* EXERCISE
Copy the data exactly from the line that contains "(2*l^2 + 8*l)" through the line that contains "(-3*b^2 + 2*b", keeping both end lines and leaving out everything else.

Content starts

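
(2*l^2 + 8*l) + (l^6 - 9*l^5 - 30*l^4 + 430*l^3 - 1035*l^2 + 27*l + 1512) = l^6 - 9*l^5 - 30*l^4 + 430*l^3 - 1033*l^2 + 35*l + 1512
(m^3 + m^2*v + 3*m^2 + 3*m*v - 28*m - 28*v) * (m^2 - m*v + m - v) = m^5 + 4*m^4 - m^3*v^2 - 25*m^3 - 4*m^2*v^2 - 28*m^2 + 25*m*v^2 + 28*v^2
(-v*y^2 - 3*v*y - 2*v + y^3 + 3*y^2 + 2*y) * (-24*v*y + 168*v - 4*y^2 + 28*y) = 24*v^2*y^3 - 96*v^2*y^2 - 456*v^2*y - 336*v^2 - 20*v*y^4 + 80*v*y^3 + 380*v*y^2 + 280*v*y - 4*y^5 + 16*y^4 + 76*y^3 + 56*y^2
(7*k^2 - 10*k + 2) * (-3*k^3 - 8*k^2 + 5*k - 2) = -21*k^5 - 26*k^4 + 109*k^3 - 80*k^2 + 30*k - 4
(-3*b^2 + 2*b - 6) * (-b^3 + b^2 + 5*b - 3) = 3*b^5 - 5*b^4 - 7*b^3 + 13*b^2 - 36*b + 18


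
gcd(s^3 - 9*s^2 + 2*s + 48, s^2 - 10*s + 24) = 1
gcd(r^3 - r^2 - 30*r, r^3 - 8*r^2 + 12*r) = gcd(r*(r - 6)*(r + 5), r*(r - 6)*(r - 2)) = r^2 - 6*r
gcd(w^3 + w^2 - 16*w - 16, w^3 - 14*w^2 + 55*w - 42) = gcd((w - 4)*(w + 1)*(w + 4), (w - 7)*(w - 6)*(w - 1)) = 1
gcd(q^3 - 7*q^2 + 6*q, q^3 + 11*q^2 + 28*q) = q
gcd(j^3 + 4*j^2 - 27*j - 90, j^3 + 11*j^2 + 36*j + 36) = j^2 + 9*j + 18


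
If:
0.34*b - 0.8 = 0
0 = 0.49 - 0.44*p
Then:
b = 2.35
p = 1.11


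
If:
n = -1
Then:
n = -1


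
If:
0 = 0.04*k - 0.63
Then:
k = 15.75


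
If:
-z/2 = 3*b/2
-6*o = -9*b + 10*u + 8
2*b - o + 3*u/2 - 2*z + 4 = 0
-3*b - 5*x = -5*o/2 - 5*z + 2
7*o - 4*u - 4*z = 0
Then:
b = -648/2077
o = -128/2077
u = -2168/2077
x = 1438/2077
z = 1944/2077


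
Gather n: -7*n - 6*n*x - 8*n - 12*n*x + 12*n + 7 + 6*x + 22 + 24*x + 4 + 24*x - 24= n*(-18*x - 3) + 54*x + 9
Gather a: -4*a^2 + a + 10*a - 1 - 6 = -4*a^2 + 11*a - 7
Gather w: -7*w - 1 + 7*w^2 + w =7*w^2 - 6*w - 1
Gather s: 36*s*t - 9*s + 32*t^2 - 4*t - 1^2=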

Content ends
Content starts

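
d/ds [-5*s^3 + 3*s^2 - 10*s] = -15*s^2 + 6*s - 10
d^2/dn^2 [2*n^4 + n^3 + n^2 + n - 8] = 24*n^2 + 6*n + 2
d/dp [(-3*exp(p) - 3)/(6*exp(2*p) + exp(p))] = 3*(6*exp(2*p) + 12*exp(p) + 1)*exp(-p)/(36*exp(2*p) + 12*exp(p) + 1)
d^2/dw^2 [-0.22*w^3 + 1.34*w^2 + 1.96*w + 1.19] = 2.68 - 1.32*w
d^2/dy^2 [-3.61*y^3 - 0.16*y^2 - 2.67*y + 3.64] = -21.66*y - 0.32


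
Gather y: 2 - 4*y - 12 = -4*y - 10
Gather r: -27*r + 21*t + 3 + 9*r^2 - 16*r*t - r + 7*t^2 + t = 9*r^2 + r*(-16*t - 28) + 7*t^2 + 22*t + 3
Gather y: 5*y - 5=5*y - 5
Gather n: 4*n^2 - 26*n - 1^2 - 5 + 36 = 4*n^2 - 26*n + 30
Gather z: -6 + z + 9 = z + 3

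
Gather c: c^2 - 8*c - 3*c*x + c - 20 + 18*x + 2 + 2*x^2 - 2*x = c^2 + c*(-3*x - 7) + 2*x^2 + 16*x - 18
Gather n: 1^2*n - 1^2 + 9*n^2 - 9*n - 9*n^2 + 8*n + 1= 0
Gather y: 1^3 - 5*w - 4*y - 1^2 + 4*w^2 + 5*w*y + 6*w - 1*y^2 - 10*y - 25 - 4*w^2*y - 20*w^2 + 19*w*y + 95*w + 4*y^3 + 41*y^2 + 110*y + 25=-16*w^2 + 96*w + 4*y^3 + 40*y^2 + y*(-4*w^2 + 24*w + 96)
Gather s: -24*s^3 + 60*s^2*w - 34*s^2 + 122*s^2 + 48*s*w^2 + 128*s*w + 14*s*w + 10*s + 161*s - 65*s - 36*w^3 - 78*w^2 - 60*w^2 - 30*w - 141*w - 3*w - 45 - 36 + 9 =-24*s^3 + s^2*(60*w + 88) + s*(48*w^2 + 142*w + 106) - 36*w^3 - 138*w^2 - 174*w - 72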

Content ends
Content starts

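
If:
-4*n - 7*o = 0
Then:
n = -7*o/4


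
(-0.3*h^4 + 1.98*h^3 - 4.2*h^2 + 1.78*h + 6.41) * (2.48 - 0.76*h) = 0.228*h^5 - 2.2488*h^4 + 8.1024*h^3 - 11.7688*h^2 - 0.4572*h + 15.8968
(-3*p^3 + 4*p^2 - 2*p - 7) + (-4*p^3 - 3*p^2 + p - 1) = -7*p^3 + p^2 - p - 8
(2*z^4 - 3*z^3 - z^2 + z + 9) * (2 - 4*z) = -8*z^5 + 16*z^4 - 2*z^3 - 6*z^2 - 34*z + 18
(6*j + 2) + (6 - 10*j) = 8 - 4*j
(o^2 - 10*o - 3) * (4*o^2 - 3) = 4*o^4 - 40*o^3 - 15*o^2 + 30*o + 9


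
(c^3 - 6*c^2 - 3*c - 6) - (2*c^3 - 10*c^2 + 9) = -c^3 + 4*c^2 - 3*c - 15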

Content ends

* TASK OUTPUT
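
(2*l^2 + 8*l) + (l^6 - 9*l^5 - 30*l^4 + 430*l^3 - 1035*l^2 + 27*l + 1512) = l^6 - 9*l^5 - 30*l^4 + 430*l^3 - 1033*l^2 + 35*l + 1512
(m^3 + m^2*v + 3*m^2 + 3*m*v - 28*m - 28*v) * (m^2 - m*v + m - v) = m^5 + 4*m^4 - m^3*v^2 - 25*m^3 - 4*m^2*v^2 - 28*m^2 + 25*m*v^2 + 28*v^2
(-v*y^2 - 3*v*y - 2*v + y^3 + 3*y^2 + 2*y) * (-24*v*y + 168*v - 4*y^2 + 28*y) = 24*v^2*y^3 - 96*v^2*y^2 - 456*v^2*y - 336*v^2 - 20*v*y^4 + 80*v*y^3 + 380*v*y^2 + 280*v*y - 4*y^5 + 16*y^4 + 76*y^3 + 56*y^2
(7*k^2 - 10*k + 2) * (-3*k^3 - 8*k^2 + 5*k - 2) = -21*k^5 - 26*k^4 + 109*k^3 - 80*k^2 + 30*k - 4
(-3*b^2 + 2*b - 6) * (-b^3 + b^2 + 5*b - 3) = 3*b^5 - 5*b^4 - 7*b^3 + 13*b^2 - 36*b + 18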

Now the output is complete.